Your objective:
Would you repeat each of the lines below exactly?

Dataset entries:
┄┄┄┄┄┄┄┄┄┄

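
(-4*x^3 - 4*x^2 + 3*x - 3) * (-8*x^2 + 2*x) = 32*x^5 + 24*x^4 - 32*x^3 + 30*x^2 - 6*x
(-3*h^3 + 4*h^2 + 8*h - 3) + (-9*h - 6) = -3*h^3 + 4*h^2 - h - 9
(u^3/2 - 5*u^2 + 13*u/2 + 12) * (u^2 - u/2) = u^5/2 - 21*u^4/4 + 9*u^3 + 35*u^2/4 - 6*u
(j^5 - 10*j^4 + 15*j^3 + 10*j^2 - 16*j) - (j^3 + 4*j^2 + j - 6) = j^5 - 10*j^4 + 14*j^3 + 6*j^2 - 17*j + 6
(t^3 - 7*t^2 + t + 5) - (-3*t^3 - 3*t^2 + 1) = 4*t^3 - 4*t^2 + t + 4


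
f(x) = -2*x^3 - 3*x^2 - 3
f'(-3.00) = -36.00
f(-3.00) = 24.00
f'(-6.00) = -180.00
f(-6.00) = 321.00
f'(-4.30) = -85.14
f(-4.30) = 100.54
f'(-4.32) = -86.05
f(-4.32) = 102.26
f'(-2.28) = -17.51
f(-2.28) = 5.11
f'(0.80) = -8.64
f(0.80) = -5.94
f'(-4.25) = -82.88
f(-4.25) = 96.34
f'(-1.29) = -2.24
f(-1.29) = -3.70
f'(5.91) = -245.03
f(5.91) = -520.63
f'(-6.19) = -192.76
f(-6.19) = 356.41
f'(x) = -6*x^2 - 6*x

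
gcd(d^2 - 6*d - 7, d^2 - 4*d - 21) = d - 7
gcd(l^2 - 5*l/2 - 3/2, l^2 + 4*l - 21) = l - 3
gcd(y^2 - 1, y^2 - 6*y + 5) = y - 1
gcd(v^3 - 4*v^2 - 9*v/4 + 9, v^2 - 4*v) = v - 4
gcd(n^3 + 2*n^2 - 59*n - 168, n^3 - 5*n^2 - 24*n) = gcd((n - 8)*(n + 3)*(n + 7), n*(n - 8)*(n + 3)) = n^2 - 5*n - 24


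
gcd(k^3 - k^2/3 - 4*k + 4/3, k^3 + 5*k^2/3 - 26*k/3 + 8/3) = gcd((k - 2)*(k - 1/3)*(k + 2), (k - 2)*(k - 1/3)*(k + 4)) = k^2 - 7*k/3 + 2/3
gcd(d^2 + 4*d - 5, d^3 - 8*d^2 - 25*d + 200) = d + 5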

┄┄┄┄┄┄┄┄┄┄

Output of the task:
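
(-4*x^3 - 4*x^2 + 3*x - 3) * (-8*x^2 + 2*x) = 32*x^5 + 24*x^4 - 32*x^3 + 30*x^2 - 6*x
(-3*h^3 + 4*h^2 + 8*h - 3) + (-9*h - 6) = -3*h^3 + 4*h^2 - h - 9
(u^3/2 - 5*u^2 + 13*u/2 + 12) * (u^2 - u/2) = u^5/2 - 21*u^4/4 + 9*u^3 + 35*u^2/4 - 6*u
(j^5 - 10*j^4 + 15*j^3 + 10*j^2 - 16*j) - (j^3 + 4*j^2 + j - 6) = j^5 - 10*j^4 + 14*j^3 + 6*j^2 - 17*j + 6
(t^3 - 7*t^2 + t + 5) - (-3*t^3 - 3*t^2 + 1) = 4*t^3 - 4*t^2 + t + 4


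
f(x) = -2*x^3 - 3*x^2 - 3
f'(-3.00) = -36.00
f(-3.00) = 24.00
f'(-6.00) = -180.00
f(-6.00) = 321.00
f'(-4.30) = -85.14
f(-4.30) = 100.54
f'(-4.32) = -86.05
f(-4.32) = 102.26
f'(-2.28) = -17.51
f(-2.28) = 5.11
f'(0.80) = -8.64
f(0.80) = -5.94
f'(-4.25) = -82.88
f(-4.25) = 96.34
f'(-1.29) = -2.24
f(-1.29) = -3.70
f'(5.91) = -245.03
f(5.91) = -520.63
f'(-6.19) = -192.76
f(-6.19) = 356.41
f'(x) = -6*x^2 - 6*x

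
gcd(d^2 - 6*d - 7, d^2 - 4*d - 21) = d - 7
gcd(l^2 - 5*l/2 - 3/2, l^2 + 4*l - 21) = l - 3
gcd(y^2 - 1, y^2 - 6*y + 5) = y - 1
gcd(v^3 - 4*v^2 - 9*v/4 + 9, v^2 - 4*v) = v - 4
gcd(n^3 + 2*n^2 - 59*n - 168, n^3 - 5*n^2 - 24*n) = gcd((n - 8)*(n + 3)*(n + 7), n*(n - 8)*(n + 3)) = n^2 - 5*n - 24


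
gcd(k^3 - k^2/3 - 4*k + 4/3, k^3 + 5*k^2/3 - 26*k/3 + 8/3) = gcd((k - 2)*(k - 1/3)*(k + 2), (k - 2)*(k - 1/3)*(k + 4)) = k^2 - 7*k/3 + 2/3
gcd(d^2 + 4*d - 5, d^3 - 8*d^2 - 25*d + 200) = d + 5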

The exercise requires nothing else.